(Saved entries)
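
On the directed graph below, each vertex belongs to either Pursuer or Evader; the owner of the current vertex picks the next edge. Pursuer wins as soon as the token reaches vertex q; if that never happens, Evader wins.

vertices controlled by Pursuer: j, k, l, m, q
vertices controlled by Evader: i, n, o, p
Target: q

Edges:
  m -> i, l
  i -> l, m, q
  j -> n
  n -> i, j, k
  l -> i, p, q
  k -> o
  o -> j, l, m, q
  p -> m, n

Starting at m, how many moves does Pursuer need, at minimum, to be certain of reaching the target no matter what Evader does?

2

A0 = {q}
A1: add {l} — l (Pursuer) has l→q.
A2: add {m} — m (Pursuer) has m→l.
m enters the attractor at level 2, so Pursuer can force the target in 2 moves from there.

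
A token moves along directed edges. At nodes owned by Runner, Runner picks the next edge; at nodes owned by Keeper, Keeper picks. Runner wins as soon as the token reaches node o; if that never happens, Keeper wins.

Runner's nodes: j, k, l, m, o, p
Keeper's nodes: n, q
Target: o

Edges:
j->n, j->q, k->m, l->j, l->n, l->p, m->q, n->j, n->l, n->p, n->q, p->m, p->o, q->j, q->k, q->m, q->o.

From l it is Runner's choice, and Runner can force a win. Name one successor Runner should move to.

A0 = {o}
A1: add {p} — p (Runner) has p→o.
A2: add {l} — l (Runner) has l→p.
A3 = A2; e.g. j (Runner) has no edge into A2. Fixed point.
From l, successor p is in the attractor (rank 1); the other successors j, n are not.

p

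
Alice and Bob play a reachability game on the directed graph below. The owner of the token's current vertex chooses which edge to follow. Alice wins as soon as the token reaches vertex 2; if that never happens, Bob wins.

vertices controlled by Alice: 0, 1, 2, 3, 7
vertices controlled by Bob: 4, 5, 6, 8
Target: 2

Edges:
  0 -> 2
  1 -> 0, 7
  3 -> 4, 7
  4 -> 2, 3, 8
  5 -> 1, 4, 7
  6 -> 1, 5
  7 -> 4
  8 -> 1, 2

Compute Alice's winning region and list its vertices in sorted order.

0, 1, 2, 8

A0 = {2}
A1: add {0} — 0 (Alice) has 0→2.
A2: add {1} — 1 (Alice) has 1→0.
A3: add {8} — 8 (Bob): all of {1, 2} already in.
A4 = A3; e.g. 3 (Alice) has no edge into A3. Fixed point.
Alice's winning region = {0, 1, 2, 8}.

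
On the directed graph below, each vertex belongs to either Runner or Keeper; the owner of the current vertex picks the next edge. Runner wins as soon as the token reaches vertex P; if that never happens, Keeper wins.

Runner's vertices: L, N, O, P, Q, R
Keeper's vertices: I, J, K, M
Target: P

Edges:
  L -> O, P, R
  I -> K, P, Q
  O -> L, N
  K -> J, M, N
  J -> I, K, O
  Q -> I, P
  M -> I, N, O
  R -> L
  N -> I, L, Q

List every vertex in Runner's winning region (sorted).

L, N, O, P, Q, R

A0 = {P}
A1: add {L, Q} — L (Runner) has L→P; Q (Runner) has Q→P.
A2: add {N, O, R} — N (Runner) has N→L; O (Runner) has O→L; R (Runner) has R→L.
A3 = A2; e.g. I (Keeper) can still go to K. Fixed point.
Runner's winning region = {L, N, O, P, Q, R}.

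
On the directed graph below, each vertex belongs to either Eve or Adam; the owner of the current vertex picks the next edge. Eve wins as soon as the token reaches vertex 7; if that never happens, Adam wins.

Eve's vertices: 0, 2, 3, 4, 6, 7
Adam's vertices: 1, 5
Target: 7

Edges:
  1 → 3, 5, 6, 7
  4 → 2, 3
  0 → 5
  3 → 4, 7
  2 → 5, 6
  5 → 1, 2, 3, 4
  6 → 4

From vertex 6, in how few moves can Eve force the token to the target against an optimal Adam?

3

A0 = {7}
A1: add {3} — 3 (Eve) has 3→7.
A2: add {4} — 4 (Eve) has 4→3.
A3: add {6} — 6 (Eve) has 6→4.
6 enters the attractor at level 3, so Eve can force the target in 3 moves from there.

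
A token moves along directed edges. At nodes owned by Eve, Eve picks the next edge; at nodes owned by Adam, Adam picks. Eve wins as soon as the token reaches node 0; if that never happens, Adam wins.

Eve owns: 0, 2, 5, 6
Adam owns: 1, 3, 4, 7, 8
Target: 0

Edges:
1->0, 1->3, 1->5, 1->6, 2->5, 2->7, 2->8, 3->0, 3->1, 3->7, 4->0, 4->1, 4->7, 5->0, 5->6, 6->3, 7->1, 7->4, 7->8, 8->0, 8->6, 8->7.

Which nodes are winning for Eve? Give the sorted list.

A0 = {0}
A1: add {5} — 5 (Eve) has 5→0.
A2: add {2} — 2 (Eve) has 2→5.
A3 = A2; e.g. 1 (Adam) can still go to 3. Fixed point.
Eve's winning region = {0, 2, 5}.

0, 2, 5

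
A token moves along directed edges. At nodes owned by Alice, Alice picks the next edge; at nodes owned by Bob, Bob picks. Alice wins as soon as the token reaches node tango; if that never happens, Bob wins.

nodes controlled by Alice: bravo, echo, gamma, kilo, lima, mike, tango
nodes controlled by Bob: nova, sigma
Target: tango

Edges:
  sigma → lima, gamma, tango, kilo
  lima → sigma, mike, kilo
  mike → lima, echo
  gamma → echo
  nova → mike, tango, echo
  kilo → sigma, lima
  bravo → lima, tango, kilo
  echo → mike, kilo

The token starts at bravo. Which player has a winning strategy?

Alice

A0 = {tango}
A1: add {bravo} — bravo (Alice) has bravo→tango.
A2 = A1; e.g. sigma (Bob) can still go to lima. Fixed point.
bravo ∈ A1, so Alice can force the target.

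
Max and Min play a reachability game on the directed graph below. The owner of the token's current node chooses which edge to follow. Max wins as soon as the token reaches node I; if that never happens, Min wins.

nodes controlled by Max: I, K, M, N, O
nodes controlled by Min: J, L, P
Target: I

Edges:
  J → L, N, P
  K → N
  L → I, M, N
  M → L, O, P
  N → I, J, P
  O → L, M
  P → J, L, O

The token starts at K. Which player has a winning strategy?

Max

A0 = {I}
A1: add {N} — N (Max) has N→I.
A2: add {K} — K (Max) has K→N.
A3 = A2; e.g. J (Min) can still go to L. Fixed point.
K ∈ A2, so Max can force the target.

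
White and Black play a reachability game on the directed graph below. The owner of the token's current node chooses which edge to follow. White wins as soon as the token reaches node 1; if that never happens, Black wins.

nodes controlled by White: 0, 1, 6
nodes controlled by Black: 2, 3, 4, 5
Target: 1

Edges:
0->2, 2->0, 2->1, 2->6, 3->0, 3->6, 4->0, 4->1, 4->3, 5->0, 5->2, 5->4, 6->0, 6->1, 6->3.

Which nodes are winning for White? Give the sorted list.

A0 = {1}
A1: add {6} — 6 (White) has 6→1.
A2 = A1; e.g. 0 (White) has no edge into A1. Fixed point.
White's winning region = {1, 6}.

1, 6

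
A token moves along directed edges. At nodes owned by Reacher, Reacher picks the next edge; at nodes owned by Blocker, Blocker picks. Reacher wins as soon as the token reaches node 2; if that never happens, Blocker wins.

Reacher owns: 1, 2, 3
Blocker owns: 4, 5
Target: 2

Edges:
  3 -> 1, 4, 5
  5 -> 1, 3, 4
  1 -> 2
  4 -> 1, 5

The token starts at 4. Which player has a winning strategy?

Blocker

A0 = {2}
A1: add {1} — 1 (Reacher) has 1→2.
A2: add {3} — 3 (Reacher) has 3→1.
A3 = A2; e.g. 4 (Blocker) can still go to 5. Fixed point.
4 never enters the attractor, so Blocker can avoid the target forever.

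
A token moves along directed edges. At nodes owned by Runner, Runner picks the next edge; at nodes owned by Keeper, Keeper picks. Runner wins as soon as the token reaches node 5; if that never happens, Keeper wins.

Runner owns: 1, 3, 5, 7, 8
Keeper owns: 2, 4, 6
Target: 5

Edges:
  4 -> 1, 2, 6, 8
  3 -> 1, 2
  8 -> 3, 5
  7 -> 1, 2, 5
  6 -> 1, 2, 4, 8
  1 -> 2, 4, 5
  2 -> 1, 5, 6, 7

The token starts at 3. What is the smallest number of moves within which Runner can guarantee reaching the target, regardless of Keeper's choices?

2

A0 = {5}
A1: add {1, 7, 8} — 1 (Runner) has 1→5; 7 (Runner) has 7→5; 8 (Runner) has 8→5.
A2: add {3} — 3 (Runner) has 3→1.
A3 = A2; e.g. 2 (Keeper) can still go to 6. Fixed point.
3 enters the attractor at level 2, so Runner can force the target in 2 moves from there.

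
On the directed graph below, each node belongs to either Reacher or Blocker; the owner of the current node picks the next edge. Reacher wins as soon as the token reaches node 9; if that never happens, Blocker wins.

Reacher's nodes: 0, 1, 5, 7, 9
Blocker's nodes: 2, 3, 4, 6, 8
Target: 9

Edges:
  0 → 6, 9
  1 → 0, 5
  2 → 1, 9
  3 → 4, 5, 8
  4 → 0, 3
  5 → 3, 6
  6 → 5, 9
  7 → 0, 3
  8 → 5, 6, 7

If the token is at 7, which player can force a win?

Reacher

A0 = {9}
A1: add {0} — 0 (Reacher) has 0→9.
A2: add {1, 7} — 1 (Reacher) has 1→0; 7 (Reacher) has 7→0.
7 ∈ A2, so Reacher can force the target.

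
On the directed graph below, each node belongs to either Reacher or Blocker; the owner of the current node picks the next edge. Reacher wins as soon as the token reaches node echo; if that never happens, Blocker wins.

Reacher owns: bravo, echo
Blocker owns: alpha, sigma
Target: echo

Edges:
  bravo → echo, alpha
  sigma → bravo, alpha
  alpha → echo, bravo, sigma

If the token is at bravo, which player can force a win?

Reacher

A0 = {echo}
A1: add {bravo} — bravo (Reacher) has bravo→echo.
A2 = A1; e.g. sigma (Blocker) can still go to alpha. Fixed point.
bravo ∈ A1, so Reacher can force the target.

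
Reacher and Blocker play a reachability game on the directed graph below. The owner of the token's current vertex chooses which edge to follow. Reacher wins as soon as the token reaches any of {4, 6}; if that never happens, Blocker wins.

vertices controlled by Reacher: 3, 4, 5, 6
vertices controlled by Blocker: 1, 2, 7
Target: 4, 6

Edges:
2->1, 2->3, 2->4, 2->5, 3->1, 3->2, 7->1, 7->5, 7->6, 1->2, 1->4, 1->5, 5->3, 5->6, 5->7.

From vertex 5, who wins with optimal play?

A0 = {4, 6}
A1: add {5} — 5 (Reacher) has 5→6.
A2 = A1; e.g. 1 (Blocker) can still go to 2. Fixed point.
5 ∈ A1, so Reacher can force the target.

Reacher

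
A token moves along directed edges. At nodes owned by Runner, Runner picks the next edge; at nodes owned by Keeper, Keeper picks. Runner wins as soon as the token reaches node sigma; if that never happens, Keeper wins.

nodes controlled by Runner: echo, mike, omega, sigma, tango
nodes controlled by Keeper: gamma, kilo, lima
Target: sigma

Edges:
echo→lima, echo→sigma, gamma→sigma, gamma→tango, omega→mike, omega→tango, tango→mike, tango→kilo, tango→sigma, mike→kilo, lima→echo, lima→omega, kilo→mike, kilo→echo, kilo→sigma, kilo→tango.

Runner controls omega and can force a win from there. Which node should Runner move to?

tango

A0 = {sigma}
A1: add {echo, tango} — echo (Runner) has echo→sigma; tango (Runner) has tango→sigma.
A2: add {gamma, omega} — gamma (Keeper): all of {sigma, tango} already in; omega (Runner) has omega→tango.
A3: add {lima} — lima (Keeper): all of {echo, omega} already in.
A4 = A3; e.g. mike (Runner) has no edge into A3. Fixed point.
From omega, successor tango is in the attractor (rank 1); the other successor mike is not.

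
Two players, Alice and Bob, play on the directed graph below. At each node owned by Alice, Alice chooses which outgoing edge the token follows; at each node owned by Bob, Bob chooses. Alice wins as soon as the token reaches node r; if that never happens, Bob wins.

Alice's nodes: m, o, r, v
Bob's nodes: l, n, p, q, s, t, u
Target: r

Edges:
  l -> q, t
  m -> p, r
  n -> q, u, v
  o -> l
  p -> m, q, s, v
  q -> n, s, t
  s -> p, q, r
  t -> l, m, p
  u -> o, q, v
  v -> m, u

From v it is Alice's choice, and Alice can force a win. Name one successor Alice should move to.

m

A0 = {r}
A1: add {m} — m (Alice) has m→r.
A2: add {v} — v (Alice) has v→m.
A3 = A2; e.g. l (Bob) can still go to q. Fixed point.
From v, successor m is in the attractor (rank 1); the other successor u is not.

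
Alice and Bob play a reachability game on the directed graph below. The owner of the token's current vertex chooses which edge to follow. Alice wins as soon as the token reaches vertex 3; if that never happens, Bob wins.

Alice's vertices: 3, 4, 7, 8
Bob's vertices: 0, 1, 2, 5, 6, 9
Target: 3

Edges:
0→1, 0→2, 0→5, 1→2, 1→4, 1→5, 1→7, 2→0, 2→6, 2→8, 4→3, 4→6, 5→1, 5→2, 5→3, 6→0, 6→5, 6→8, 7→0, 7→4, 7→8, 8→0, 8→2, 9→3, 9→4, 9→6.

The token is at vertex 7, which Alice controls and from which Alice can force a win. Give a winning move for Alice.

4

A0 = {3}
A1: add {4} — 4 (Alice) has 4→3.
A2: add {7} — 7 (Alice) has 7→4.
A3 = A2; e.g. 0 (Bob) can still go to 1. Fixed point.
From 7, successor 4 is in the attractor (rank 1); the other successors 0, 8 are not.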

## YOUR TASK:
Taking the entries above, write out exactly each line from the one holding "6->0, 6->1, 6->3." to the one holding "2; if that never happens, Blocker wins.", both included, and stop there.

## RESULT:
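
0->2, 2->0, 2->1, 2->6, 3->0, 3->6, 4->0, 4->1, 4->3, 5->0, 5->2, 5->4, 6->0, 6->1, 6->3.

Which nodes are winning for White? Give the sorted list.

A0 = {1}
A1: add {6} — 6 (White) has 6→1.
A2 = A1; e.g. 0 (White) has no edge into A1. Fixed point.
White's winning region = {1, 6}.

1, 6

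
A token moves along directed edges. At nodes owned by Reacher, Reacher picks the next edge; at nodes owned by Blocker, Blocker picks. Reacher wins as soon as the token reaches node 2; if that never happens, Blocker wins.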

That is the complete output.